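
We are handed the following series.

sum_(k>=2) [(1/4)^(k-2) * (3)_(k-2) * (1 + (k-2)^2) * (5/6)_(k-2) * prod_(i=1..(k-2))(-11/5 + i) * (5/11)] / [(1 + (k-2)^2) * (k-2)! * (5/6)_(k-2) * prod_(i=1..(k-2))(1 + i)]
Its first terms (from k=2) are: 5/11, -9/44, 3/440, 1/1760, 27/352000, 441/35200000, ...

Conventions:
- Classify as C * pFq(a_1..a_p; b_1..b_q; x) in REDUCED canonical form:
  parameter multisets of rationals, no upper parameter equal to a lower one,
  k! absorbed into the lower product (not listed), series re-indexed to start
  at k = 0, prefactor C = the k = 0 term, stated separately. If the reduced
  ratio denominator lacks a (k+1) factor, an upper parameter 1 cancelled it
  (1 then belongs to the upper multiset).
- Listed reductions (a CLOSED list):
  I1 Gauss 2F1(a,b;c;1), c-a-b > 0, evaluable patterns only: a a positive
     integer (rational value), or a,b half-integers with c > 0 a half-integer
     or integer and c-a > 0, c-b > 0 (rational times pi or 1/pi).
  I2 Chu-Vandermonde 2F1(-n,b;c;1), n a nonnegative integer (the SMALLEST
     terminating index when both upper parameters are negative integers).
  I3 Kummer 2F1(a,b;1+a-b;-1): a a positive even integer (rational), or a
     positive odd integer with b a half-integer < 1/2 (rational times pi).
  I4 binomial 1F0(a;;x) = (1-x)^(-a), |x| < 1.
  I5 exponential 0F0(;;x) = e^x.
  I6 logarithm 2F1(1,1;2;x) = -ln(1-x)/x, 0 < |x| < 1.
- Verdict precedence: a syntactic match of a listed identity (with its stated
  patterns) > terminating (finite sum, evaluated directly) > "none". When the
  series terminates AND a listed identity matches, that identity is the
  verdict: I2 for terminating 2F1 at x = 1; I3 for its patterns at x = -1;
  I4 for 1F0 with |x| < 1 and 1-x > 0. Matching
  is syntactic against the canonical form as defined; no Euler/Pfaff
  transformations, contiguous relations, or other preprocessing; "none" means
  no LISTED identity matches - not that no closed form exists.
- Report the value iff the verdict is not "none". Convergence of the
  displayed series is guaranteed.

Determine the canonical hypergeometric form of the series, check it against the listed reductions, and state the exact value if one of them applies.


The series (x = 1/4) is 2F1: upper {-6/5, 3}, lower {2}, prefactor 5/11. Verdict: none. No listed pattern accepts 2F1(-6/5, 3; 2; 1/4).

First insight: with t_0 = 5/11, the factor k^2 + 1 cancels (top and bottom), leaving C = 5/11, x = 1/4.
Adjacent-term ratio: r(k) = (1/4) * (k-6/5) (k+3) / [(k+2) (k+1)] - rational in k, leading ratio (1/4); with t_0 = 5/11, classification follows.


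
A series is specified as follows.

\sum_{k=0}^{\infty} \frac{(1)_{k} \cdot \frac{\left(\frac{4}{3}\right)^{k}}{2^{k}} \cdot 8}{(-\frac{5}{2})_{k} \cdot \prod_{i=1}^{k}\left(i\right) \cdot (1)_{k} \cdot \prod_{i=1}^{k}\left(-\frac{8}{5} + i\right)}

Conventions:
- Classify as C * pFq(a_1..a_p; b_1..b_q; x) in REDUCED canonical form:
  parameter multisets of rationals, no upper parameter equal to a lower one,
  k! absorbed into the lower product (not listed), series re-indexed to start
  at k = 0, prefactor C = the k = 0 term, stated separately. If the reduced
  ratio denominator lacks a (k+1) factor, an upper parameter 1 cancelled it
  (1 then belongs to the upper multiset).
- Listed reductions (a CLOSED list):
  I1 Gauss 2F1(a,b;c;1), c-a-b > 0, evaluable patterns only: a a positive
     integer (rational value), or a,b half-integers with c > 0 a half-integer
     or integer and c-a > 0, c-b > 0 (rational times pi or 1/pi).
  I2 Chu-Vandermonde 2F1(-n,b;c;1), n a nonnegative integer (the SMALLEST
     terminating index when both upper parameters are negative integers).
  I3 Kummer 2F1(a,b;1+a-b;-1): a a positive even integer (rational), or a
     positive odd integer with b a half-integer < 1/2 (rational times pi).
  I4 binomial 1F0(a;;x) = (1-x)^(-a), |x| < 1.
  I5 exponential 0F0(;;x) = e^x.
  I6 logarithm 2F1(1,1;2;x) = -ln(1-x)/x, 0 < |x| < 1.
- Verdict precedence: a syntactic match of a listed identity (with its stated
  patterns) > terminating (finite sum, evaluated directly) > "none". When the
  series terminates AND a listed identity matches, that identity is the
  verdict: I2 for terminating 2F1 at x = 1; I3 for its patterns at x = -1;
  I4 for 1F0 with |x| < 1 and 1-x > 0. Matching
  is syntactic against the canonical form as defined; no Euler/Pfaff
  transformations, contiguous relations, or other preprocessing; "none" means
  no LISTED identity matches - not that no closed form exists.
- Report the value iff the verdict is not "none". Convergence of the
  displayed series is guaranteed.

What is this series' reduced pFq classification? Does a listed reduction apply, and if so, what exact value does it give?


This is 8 * 0F2(-; -\frac{5}{2}, -\frac{3}{5}; \frac{2}{3}) in reduced canonical form. Verdict: none. Every listed pattern misses the 0F2 form at \frac{2}{3}, upper {-}.

The tell: t_0 being 8, the parameter 1 appears in both the upper and lower lists and cancels.
Ratio: r(k) = \frac{2}{3} * 1 / [(k-\frac{5}{2}) (k-\frac{3}{5}) (k+1)] ; factor over Q: parameters, x = \frac{2}{3}, and C = 8.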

##############################

What you need to do
Repeat every line of the data verbatim.

Solution to this task
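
We are handed the following series.

sum_(k>=2) [(1/4)^(k-2) * (3)_(k-2) * (1 + (k-2)^2) * (5/6)_(k-2) * prod_(i=1..(k-2))(-11/5 + i) * (5/11)] / [(1 + (k-2)^2) * (k-2)! * (5/6)_(k-2) * prod_(i=1..(k-2))(1 + i)]
Its first terms (from k=2) are: 5/11, -9/44, 3/440, 1/1760, 27/352000, 441/35200000, ...

Conventions:
- Classify as C * pFq(a_1..a_p; b_1..b_q; x) in REDUCED canonical form:
  parameter multisets of rationals, no upper parameter equal to a lower one,
  k! absorbed into the lower product (not listed), series re-indexed to start
  at k = 0, prefactor C = the k = 0 term, stated separately. If the reduced
  ratio denominator lacks a (k+1) factor, an upper parameter 1 cancelled it
  (1 then belongs to the upper multiset).
- Listed reductions (a CLOSED list):
  I1 Gauss 2F1(a,b;c;1), c-a-b > 0, evaluable patterns only: a a positive
     integer (rational value), or a,b half-integers with c > 0 a half-integer
     or integer and c-a > 0, c-b > 0 (rational times pi or 1/pi).
  I2 Chu-Vandermonde 2F1(-n,b;c;1), n a nonnegative integer (the SMALLEST
     terminating index when both upper parameters are negative integers).
  I3 Kummer 2F1(a,b;1+a-b;-1): a a positive even integer (rational), or a
     positive odd integer with b a half-integer < 1/2 (rational times pi).
  I4 binomial 1F0(a;;x) = (1-x)^(-a), |x| < 1.
  I5 exponential 0F0(;;x) = e^x.
  I6 logarithm 2F1(1,1;2;x) = -ln(1-x)/x, 0 < |x| < 1.
- Verdict precedence: a syntactic match of a listed identity (with its stated
  patterns) > terminating (finite sum, evaluated directly) > "none". When the
  series terminates AND a listed identity matches, that identity is the
  verdict: I2 for terminating 2F1 at x = 1; I3 for its patterns at x = -1;
  I4 for 1F0 with |x| < 1 and 1-x > 0. Matching
  is syntactic against the canonical form as defined; no Euler/Pfaff
  transformations, contiguous relations, or other preprocessing; "none" means
  no LISTED identity matches - not that no closed form exists.
- Report the value iff the verdict is not "none". Convergence of the
  displayed series is guaranteed.

Determine the canonical hypergeometric form of the series, check it against the listed reductions, and state the exact value if one of them applies.


The series (x = 1/4) is 2F1: upper {-6/5, 3}, lower {2}, prefactor 5/11. Verdict: none. No listed pattern accepts 2F1(-6/5, 3; 2; 1/4).

First insight: with t_0 = 5/11, the factor k^2 + 1 cancels (top and bottom), leaving C = 5/11, x = 1/4.
Adjacent-term ratio: r(k) = (1/4) * (k-6/5) (k+3) / [(k+2) (k+1)] - rational in k, leading ratio (1/4); with t_0 = 5/11, classification follows.


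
A series is specified as follows.

\sum_{k=0}^{\infty} \frac{(1)_{k} \cdot \frac{\left(\frac{4}{3}\right)^{k}}{2^{k}} \cdot 8}{(-\frac{5}{2})_{k} \cdot \prod_{i=1}^{k}\left(i\right) \cdot (1)_{k} \cdot \prod_{i=1}^{k}\left(-\frac{8}{5} + i\right)}

Conventions:
- Classify as C * pFq(a_1..a_p; b_1..b_q; x) in REDUCED canonical form:
  parameter multisets of rationals, no upper parameter equal to a lower one,
  k! absorbed into the lower product (not listed), series re-indexed to start
  at k = 0, prefactor C = the k = 0 term, stated separately. If the reduced
  ratio denominator lacks a (k+1) factor, an upper parameter 1 cancelled it
  (1 then belongs to the upper multiset).
- Listed reductions (a CLOSED list):
  I1 Gauss 2F1(a,b;c;1), c-a-b > 0, evaluable patterns only: a a positive
     integer (rational value), or a,b half-integers with c > 0 a half-integer
     or integer and c-a > 0, c-b > 0 (rational times pi or 1/pi).
  I2 Chu-Vandermonde 2F1(-n,b;c;1), n a nonnegative integer (the SMALLEST
     terminating index when both upper parameters are negative integers).
  I3 Kummer 2F1(a,b;1+a-b;-1): a a positive even integer (rational), or a
     positive odd integer with b a half-integer < 1/2 (rational times pi).
  I4 binomial 1F0(a;;x) = (1-x)^(-a), |x| < 1.
  I5 exponential 0F0(;;x) = e^x.
  I6 logarithm 2F1(1,1;2;x) = -ln(1-x)/x, 0 < |x| < 1.
- Verdict precedence: a syntactic match of a listed identity (with its stated
  patterns) > terminating (finite sum, evaluated directly) > "none". When the
  series terminates AND a listed identity matches, that identity is the
  verdict: I2 for terminating 2F1 at x = 1; I3 for its patterns at x = -1;
  I4 for 1F0 with |x| < 1 and 1-x > 0. Matching
  is syntactic against the canonical form as defined; no Euler/Pfaff
  transformations, contiguous relations, or other preprocessing; "none" means
  no LISTED identity matches - not that no closed form exists.
- Report the value iff the verdict is not "none". Convergence of the
  displayed series is guaranteed.

What is this series' reduced pFq classification? Does a listed reduction apply, and if so, what exact value does it give?


This is 8 * 0F2(-; -\frac{5}{2}, -\frac{3}{5}; \frac{2}{3}) in reduced canonical form. Verdict: none. Every listed pattern misses the 0F2 form at \frac{2}{3}, upper {-}.

The tell: t_0 being 8, the parameter 1 appears in both the upper and lower lists and cancels.
Ratio: r(k) = \frac{2}{3} * 1 / [(k-\frac{5}{2}) (k-\frac{3}{5}) (k+1)] ; factor over Q: parameters, x = \frac{2}{3}, and C = 8.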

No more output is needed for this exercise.